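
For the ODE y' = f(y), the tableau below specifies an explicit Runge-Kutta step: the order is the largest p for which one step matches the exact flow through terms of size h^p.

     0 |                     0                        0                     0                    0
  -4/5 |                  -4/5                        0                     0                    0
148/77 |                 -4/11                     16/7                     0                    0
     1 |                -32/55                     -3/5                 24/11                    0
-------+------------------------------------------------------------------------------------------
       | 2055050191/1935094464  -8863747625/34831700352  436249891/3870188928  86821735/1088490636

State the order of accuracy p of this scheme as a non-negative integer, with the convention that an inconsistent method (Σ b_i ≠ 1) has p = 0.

3

b = (2055050191/1935094464, -8863747625/34831700352, 436249891/3870188928, 86821735/1088490636)
c = (0, -4/5, 148/77, 1)
Ac = (0, 0, -64/35, 98964/21175)
Σ b_i: 2055050191/1935094464·1 + (-8863747625/34831700352)·1 + 436249891/3870188928·1 + 86821735/1088490636·1 = 1 ✓
b·c: (-8863747625/34831700352)·(-4/5) + 436249891/3870188928·148/77 + 86821735/1088490636·1 = 1/2 ✓
b·c²: (-8863747625/34831700352)·16/25 + 436249891/3870188928·21904/5929 + 86821735/1088490636·1 = 1/3 ✓
b·Ac: 436249891/3870188928·(-64/35) + 86821735/1088490636·98964/21175 = 1/6 ✓
b·c³: (-8863747625/34831700352)·(-64/125) + 436249891/3870188928·3241792/456533 + 86821735/1088490636·1 = 855468265/846603828 ≠ 1/4 ⇒ order 3.
b·(c∘Ac): 436249891/3870188928·(-9472/2695) + 86821735/1088490636·98964/21175 = -3536057/151179255 ≠ 1/8
b·Ac²: 436249891/3870188928·256/175 + 86821735/1088490636·62581488/8152375 = 27141549986/34922407905 ≠ 1/12
b·A²c: 86821735/1088490636·(-1536/385) = -28865408/90707553 ≠ 1/24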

· · · · · · ·

TASK INSTRUCTIONS: All of the data, from the first line to the last, should be written out exactly.

RESULT FOR THIS TASK:
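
For the ODE y' = f(y), the tableau below specifies an explicit Runge-Kutta step: the order is the largest p for which one step matches the exact flow through terms of size h^p.

     0 |                     0                        0                     0                    0
  -4/5 |                  -4/5                        0                     0                    0
148/77 |                 -4/11                     16/7                     0                    0
     1 |                -32/55                     -3/5                 24/11                    0
-------+------------------------------------------------------------------------------------------
       | 2055050191/1935094464  -8863747625/34831700352  436249891/3870188928  86821735/1088490636

State the order of accuracy p of this scheme as a non-negative integer, with the convention that an inconsistent method (Σ b_i ≠ 1) has p = 0.

3

b = (2055050191/1935094464, -8863747625/34831700352, 436249891/3870188928, 86821735/1088490636)
c = (0, -4/5, 148/77, 1)
Ac = (0, 0, -64/35, 98964/21175)
Σ b_i: 2055050191/1935094464·1 + (-8863747625/34831700352)·1 + 436249891/3870188928·1 + 86821735/1088490636·1 = 1 ✓
b·c: (-8863747625/34831700352)·(-4/5) + 436249891/3870188928·148/77 + 86821735/1088490636·1 = 1/2 ✓
b·c²: (-8863747625/34831700352)·16/25 + 436249891/3870188928·21904/5929 + 86821735/1088490636·1 = 1/3 ✓
b·Ac: 436249891/3870188928·(-64/35) + 86821735/1088490636·98964/21175 = 1/6 ✓
b·c³: (-8863747625/34831700352)·(-64/125) + 436249891/3870188928·3241792/456533 + 86821735/1088490636·1 = 855468265/846603828 ≠ 1/4 ⇒ order 3.
b·(c∘Ac): 436249891/3870188928·(-9472/2695) + 86821735/1088490636·98964/21175 = -3536057/151179255 ≠ 1/8
b·Ac²: 436249891/3870188928·256/175 + 86821735/1088490636·62581488/8152375 = 27141549986/34922407905 ≠ 1/12
b·A²c: 86821735/1088490636·(-1536/385) = -28865408/90707553 ≠ 1/24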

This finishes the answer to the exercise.